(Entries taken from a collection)
=====

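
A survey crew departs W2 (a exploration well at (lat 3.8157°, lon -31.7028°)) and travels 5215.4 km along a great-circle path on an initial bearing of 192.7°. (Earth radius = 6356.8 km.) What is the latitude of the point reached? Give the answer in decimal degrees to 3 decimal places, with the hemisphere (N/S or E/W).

δ = d/R = 5215.4/6356.8 = 0.820444 rad
φ₂ = arcsin(sin φ₁ cos δ + cos φ₁ sin δ cos θ)
   = arcsin(0.06655·0.68190 + 0.99778·0.73145·-0.97553) = -41.80469°
λ₂ = λ₁ + atan2(sin θ sin δ cos φ₁, cos δ − sin φ₁ sin φ₂) = -44.16088°

41.805°S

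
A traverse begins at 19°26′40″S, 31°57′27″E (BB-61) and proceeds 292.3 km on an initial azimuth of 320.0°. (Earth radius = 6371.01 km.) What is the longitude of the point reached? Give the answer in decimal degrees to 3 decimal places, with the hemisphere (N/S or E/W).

30.187°E

BB-61: φ = -19.44444°, λ = +31.95750°
δ = d/R = 292.3/6371.01 = 0.045880 rad
φ₂ = arcsin(sin φ₁ cos δ + cos φ₁ sin δ cos θ)
   = arcsin(-0.33289·0.99895 + 0.94296·0.04586·0.76604) = -17.42233°
λ₂ = λ₁ + atan2(sin θ sin δ cos φ₁, cos δ − sin φ₁ sin φ₂) = 30.18689°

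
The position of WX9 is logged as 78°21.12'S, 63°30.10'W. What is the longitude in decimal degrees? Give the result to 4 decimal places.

63.5017°W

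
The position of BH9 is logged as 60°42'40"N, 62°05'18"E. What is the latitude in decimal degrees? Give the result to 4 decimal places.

60° + 42′/60 + 40″/3600 = 60 + 0.70000 + 0.01111 = 60.7111°

60.7111°N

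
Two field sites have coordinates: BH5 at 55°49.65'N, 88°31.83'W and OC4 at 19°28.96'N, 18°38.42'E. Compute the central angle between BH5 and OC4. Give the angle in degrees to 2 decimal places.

BH5: φ = +55.82750°, λ = -88.53050°
OC4: φ = +19.48267°, λ = +18.64033°
Δφ = -36.3448°,  Δλ = 107.1708°
a = sin²(Δφ/2) + cos φ₁ cos φ₂ sin²(Δλ/2) = 0.440194
c = 2·arcsin(√a) = 1.450897 rad = 83.1303°

83.13°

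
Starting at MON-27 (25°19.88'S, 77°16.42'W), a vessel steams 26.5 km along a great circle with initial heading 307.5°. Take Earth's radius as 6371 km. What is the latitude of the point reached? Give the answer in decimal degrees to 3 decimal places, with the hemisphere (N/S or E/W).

25.186°S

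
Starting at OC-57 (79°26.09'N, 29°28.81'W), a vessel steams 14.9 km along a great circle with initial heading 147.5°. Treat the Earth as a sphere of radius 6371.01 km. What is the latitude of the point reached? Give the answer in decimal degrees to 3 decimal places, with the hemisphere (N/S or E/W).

OC-57: φ = +79.43483°, λ = -29.48017°
δ = d/R = 14.9/6371.01 = 0.002339 rad
φ₂ = arcsin(sin φ₁ cos δ + cos φ₁ sin δ cos θ)
   = arcsin(0.98305·1.00000 + 0.18335·0.00234·-0.84339) = 79.32158°
λ₂ = λ₁ + atan2(sin θ sin δ cos φ₁, cos δ − sin φ₁ sin φ₂) = -29.09161°

79.322°N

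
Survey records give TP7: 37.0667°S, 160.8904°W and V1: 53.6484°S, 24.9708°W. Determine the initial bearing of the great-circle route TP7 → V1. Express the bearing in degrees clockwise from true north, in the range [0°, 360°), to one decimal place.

155.4°

Δλ = 135.9196°
y = sin Δλ · cos φ₂ = 0.412349
x = cos φ₁ sin φ₂ − sin φ₁ cos φ₂ cos Δλ = -0.899302
θ = atan2(y, x) = 155.3676° → 155.3676° (mod 360°)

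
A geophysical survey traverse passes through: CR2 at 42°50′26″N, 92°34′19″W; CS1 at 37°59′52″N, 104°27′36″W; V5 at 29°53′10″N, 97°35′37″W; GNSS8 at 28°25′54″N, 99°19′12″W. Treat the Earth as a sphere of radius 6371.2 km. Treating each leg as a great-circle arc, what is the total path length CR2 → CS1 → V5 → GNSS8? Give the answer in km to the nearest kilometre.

2474 km

CR2: φ = +42.84056°, λ = -92.57194°
CS1: φ = +37.99778°, λ = -104.46000°
V5: φ = +29.88611°, λ = -97.59361°
GNSS8: φ = +28.43167°, λ = -99.32000°
CR2→CS1: c = 0.178918 rad, d = 1139.92 km
CS1→V5: c = 0.172874 rad, d = 1101.41 km
V5→GNSS8: c = 0.036560 rad, d = 232.93 km
Total = 1139.92 + 1101.41 + 232.93 = 2474.27 km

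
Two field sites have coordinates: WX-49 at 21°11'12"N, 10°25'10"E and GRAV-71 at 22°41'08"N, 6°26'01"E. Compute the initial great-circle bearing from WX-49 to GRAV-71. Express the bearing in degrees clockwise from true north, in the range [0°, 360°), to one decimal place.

292.8°

WX-49: φ = +21.18667°, λ = +10.41944°
GRAV-71: φ = +22.68556°, λ = +6.43361°
Δλ = -3.9858°
y = sin Δλ · cos φ₂ = -0.064132
x = cos φ₁ sin φ₂ − sin φ₁ cos φ₂ cos Δλ = 0.026964
θ = atan2(y, x) = -67.1959° → 292.8041° (mod 360°)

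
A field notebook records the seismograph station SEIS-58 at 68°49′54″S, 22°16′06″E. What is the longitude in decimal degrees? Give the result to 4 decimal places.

22° + 16′/60 + 6″/3600 = 22 + 0.26667 + 0.00167 = 22.2683°

22.2683°E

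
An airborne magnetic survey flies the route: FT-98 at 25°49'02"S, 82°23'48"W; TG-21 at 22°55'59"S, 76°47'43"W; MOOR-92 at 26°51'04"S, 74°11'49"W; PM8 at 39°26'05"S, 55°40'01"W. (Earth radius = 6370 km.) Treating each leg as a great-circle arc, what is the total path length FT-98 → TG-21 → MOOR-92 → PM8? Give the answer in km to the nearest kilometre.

FT-98: φ = -25.81722°, λ = -82.39667°
TG-21: φ = -22.93306°, λ = -76.79528°
MOOR-92: φ = -26.85111°, λ = -74.19694°
PM8: φ = -39.43472°, λ = -55.66694°
FT-98→TG-21: c = 0.102273 rad, d = 651.48 km
TG-21→MOOR-92: c = 0.079795 rad, d = 508.30 km
MOOR-92→PM8: c = 0.347416 rad, d = 2213.04 km
Total = 651.48 + 508.30 + 2213.04 = 3372.82 km

3373 km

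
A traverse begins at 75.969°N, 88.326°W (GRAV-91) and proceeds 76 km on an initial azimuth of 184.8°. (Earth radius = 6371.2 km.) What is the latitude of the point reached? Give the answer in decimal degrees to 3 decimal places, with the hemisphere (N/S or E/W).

δ = d/R = 76/6371.2 = 0.011929 rad
φ₂ = arcsin(sin φ₁ cos δ + cos φ₁ sin δ cos θ)
   = arcsin(0.97016·0.99993 + 0.24245·0.01193·-0.99649) = 75.28783°
λ₂ = λ₁ + atan2(sin θ sin δ cos φ₁, cos δ − sin φ₁ sin φ₂) = -88.55119°

75.288°N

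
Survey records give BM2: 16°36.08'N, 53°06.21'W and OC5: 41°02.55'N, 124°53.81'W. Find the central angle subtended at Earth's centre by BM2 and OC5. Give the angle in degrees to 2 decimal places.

65.58°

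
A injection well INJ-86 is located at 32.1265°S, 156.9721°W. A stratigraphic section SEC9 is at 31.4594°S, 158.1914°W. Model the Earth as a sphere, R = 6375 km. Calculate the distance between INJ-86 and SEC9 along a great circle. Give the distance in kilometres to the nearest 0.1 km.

137.1 km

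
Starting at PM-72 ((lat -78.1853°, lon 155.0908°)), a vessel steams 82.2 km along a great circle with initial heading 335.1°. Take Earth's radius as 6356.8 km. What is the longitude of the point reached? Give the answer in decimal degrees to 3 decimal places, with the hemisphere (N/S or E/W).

δ = d/R = 82.2/6356.8 = 0.012931 rad
φ₂ = arcsin(sin φ₁ cos δ + cos φ₁ sin δ cos θ)
   = arcsin(-0.97881·0.99992 + 0.20475·0.01293·0.90704) = -77.50944°
λ₂ = λ₁ + atan2(sin θ sin δ cos φ₁, cos δ − sin φ₁ sin φ₂) = 153.64837°

153.648°E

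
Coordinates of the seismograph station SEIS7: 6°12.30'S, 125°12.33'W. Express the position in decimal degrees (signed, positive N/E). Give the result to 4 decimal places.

lat: 6.2050° S → -6.2050°
lon: 125.2055° W → -125.2055°

-6.2050°, -125.2055°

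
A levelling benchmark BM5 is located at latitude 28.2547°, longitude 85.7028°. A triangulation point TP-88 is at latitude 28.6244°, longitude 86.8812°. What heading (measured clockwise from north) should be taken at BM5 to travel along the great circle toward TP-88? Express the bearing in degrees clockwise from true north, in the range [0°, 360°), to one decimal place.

70.1°

Δλ = 1.1784°
y = sin Δλ · cos φ₂ = 0.018052
x = cos φ₁ sin φ₂ − sin φ₁ cos φ₂ cos Δλ = 0.006540
θ = atan2(y, x) = 70.0843° → 70.0843° (mod 360°)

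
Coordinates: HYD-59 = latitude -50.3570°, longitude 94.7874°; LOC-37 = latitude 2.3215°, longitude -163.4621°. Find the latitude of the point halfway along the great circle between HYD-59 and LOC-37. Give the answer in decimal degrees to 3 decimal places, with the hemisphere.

Bx = cos φ₂ cos Δλ = -0.203483,  By = cos φ₂ sin Δλ = 0.978240
φₘ = atan2(sin φ₁ + sin φ₂, √((cos φ₁ + Bx)² + By²)) = -34.27622°
λₘ = λ₁ + atan2(By, cos φ₁ + Bx) = 160.83736°

34.276°S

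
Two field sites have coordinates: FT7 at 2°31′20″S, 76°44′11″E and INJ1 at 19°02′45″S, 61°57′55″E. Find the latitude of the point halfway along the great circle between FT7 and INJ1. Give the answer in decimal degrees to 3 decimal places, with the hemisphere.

10.872°S

FT7: φ = -2.52222°, λ = +76.73639°
INJ1: φ = -19.04583°, λ = +61.96528°
Bx = cos φ₂ cos Δλ = 0.914019,  By = cos φ₂ sin Δλ = -0.241001
φₘ = atan2(sin φ₁ + sin φ₂, √((cos φ₁ + Bx)² + By²)) = -10.87204°
λₘ = λ₁ + atan2(By, cos φ₁ + Bx) = 69.55623°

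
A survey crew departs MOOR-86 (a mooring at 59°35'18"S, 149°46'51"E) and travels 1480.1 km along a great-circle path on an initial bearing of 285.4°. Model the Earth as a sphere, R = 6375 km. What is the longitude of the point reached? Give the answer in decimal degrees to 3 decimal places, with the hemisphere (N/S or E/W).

MOOR-86: φ = -59.58833°, λ = +149.78083°
δ = d/R = 1480.1/6375 = 0.232173 rad
φ₂ = arcsin(sin φ₁ cos δ + cos φ₁ sin δ cos θ)
   = arcsin(-0.86241·0.97317 + 0.50621·0.23009·0.26556) = -53.93411°
λ₂ = λ₁ + atan2(sin θ sin δ cos φ₁, cos δ − sin φ₁ sin φ₂) = 127.64491°

127.645°E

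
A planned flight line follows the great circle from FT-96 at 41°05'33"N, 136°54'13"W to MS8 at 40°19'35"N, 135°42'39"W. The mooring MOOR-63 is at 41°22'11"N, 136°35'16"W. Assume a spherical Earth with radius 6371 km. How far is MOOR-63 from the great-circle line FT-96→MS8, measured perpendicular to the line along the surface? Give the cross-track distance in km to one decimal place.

40.6 km

FT-96: φ = +41.09250°, λ = -136.90361°
MS8: φ = +40.32639°, λ = -135.71083°
MOOR-63: φ = +41.36972°, λ = -136.58778°
δ₁₃ = central angle FT-96→MOOR-63 = 0.006372 rad  (haversine)
θ₁₃ = bearing FT-96→MOOR-63 = 40.486°,  θ₁₂ = bearing FT-96→MS8 = 129.885°
dₓₜ = R·arcsin(sin δ₁₃ · sin(θ₁₃ − θ₁₂)) = 6371·arcsin(0.00637·sin(-89.399°)) = -40.591 km
|dₓₜ| = 40.591 km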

=====

The required output is every line from the one with "A planned flight" to the final line of the entries, repeated exactly and with nothing else.

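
A planned flight line follows the great circle from FT-96 at 41°05'33"N, 136°54'13"W to MS8 at 40°19'35"N, 135°42'39"W. The mooring MOOR-63 is at 41°22'11"N, 136°35'16"W. Assume a spherical Earth with radius 6371 km. How far is MOOR-63 from the great-circle line FT-96→MS8, measured perpendicular to the line along the surface? Give the cross-track distance in km to one decimal place.

40.6 km

FT-96: φ = +41.09250°, λ = -136.90361°
MS8: φ = +40.32639°, λ = -135.71083°
MOOR-63: φ = +41.36972°, λ = -136.58778°
δ₁₃ = central angle FT-96→MOOR-63 = 0.006372 rad  (haversine)
θ₁₃ = bearing FT-96→MOOR-63 = 40.486°,  θ₁₂ = bearing FT-96→MS8 = 129.885°
dₓₜ = R·arcsin(sin δ₁₃ · sin(θ₁₃ − θ₁₂)) = 6371·arcsin(0.00637·sin(-89.399°)) = -40.591 km
|dₓₜ| = 40.591 km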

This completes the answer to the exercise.